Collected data

^^^^

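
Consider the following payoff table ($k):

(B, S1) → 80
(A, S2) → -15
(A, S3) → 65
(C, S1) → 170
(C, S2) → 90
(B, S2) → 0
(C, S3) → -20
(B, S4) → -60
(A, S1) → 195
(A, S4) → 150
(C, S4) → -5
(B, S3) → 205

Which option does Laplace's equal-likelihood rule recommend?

Row averages: A=98.75, B=56.25, C=58.75
Highest average = 98.75 → A.

A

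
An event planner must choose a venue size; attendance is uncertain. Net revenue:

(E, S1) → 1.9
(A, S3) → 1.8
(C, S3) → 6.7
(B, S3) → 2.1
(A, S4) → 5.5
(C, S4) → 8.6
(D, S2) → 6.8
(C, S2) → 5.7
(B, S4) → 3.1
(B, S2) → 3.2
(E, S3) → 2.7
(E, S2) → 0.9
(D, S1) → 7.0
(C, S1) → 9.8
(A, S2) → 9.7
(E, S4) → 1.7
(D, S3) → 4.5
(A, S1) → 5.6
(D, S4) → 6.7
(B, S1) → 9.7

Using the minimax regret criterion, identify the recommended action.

Column bests: S1=9.8, S2=9.7, S3=6.7, S4=8.6.
A regrets: 4.2, 0.0, 4.9, 3.1 → max 4.9
B regrets: 0.1, 6.5, 4.6, 5.5 → max 6.5
C regrets: 0.0, 4.0, 0.0, 0.0 → max 4.0
D regrets: 2.8, 2.9, 2.2, 1.9 → max 2.9
E regrets: 7.9, 8.8, 4.0, 6.9 → max 8.8
Smallest max regret = 2.9 → D.

D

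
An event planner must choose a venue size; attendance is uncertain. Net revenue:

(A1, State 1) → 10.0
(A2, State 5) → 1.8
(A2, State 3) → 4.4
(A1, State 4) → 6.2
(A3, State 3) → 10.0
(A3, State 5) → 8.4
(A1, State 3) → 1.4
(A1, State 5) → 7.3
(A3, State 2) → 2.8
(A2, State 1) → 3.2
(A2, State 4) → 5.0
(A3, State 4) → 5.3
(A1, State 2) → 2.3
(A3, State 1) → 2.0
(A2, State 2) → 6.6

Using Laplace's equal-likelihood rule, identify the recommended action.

Row averages: A1=5.44, A2=4.2, A3=5.7
Highest average = 5.7 → A3.

A3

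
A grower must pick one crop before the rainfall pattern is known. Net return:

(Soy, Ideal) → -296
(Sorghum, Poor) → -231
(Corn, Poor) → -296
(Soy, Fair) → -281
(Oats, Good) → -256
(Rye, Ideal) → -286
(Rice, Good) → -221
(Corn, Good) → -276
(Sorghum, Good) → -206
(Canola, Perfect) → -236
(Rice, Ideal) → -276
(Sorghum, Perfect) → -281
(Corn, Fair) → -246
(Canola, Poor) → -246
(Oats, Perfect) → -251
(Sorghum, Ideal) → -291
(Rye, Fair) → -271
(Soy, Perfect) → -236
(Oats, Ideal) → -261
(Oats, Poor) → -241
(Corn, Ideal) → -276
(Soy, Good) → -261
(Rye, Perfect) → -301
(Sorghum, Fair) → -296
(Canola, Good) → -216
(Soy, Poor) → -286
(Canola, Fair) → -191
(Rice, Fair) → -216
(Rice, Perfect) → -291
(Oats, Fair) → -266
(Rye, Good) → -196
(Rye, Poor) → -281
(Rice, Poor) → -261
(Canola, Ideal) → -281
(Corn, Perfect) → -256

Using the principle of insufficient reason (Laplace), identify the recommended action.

Row averages: Corn=-270, Oats=-255, Sorghum=-261, Canola=-234, Rye=-267, Soy=-272, Rice=-253
Highest average = -234 → Canola.

Canola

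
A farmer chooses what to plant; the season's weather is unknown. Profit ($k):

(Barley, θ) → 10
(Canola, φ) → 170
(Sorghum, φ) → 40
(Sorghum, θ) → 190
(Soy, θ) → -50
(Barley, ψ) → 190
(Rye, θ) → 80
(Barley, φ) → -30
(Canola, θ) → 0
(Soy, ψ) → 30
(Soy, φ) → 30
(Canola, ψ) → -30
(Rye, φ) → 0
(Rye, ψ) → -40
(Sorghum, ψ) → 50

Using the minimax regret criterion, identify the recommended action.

Sorghum

Column bests: θ=190, φ=170, ψ=190.
Sorghum regrets: 0, 130, 140 → max 140
Rye regrets: 110, 170, 230 → max 230
Barley regrets: 180, 200, 0 → max 200
Canola regrets: 190, 0, 220 → max 220
Soy regrets: 240, 140, 160 → max 240
Smallest max regret = 140 → Sorghum.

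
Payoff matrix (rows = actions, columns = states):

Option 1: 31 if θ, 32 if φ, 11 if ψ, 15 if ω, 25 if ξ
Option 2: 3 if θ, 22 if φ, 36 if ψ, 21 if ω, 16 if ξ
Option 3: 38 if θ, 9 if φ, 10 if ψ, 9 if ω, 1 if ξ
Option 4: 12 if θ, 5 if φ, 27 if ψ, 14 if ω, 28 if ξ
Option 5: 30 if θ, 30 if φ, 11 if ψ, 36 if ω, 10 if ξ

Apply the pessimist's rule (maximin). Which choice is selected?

Row minima: Option 1=11, Option 2=3, Option 3=1, Option 4=5, Option 5=10
Best worst-case = 11 → Option 1.

Option 1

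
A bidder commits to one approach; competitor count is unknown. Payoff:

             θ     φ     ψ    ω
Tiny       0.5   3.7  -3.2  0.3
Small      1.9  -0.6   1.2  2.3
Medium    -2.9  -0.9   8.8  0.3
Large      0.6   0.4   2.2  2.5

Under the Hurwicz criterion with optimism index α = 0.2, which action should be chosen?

Tiny: 0.2·3.7 + 0.8·(-3.2) = -1.82
Small: 0.2·2.3 + 0.8·(-0.6) = -0.02
Medium: 0.2·8.8 + 0.8·(-2.9) = -0.56
Large: 0.2·2.5 + 0.8·0.4 = 0.82
Highest Hurwicz score = 0.82 → Large.

Large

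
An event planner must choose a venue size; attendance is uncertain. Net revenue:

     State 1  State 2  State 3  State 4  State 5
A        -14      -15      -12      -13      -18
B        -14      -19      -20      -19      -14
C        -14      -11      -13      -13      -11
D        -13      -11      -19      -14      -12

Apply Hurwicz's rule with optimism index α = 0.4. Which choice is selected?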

^^^^

## Your instructions
Up to and including the line with "(B, S3) → 205", repeat the entries exactly, beginning at their first line.

## Answer to this task
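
Consider the following payoff table ($k):

(B, S1) → 80
(A, S2) → -15
(A, S3) → 65
(C, S1) → 170
(C, S2) → 90
(B, S2) → 0
(C, S3) → -20
(B, S4) → -60
(A, S1) → 195
(A, S4) → 150
(C, S4) → -5
(B, S3) → 205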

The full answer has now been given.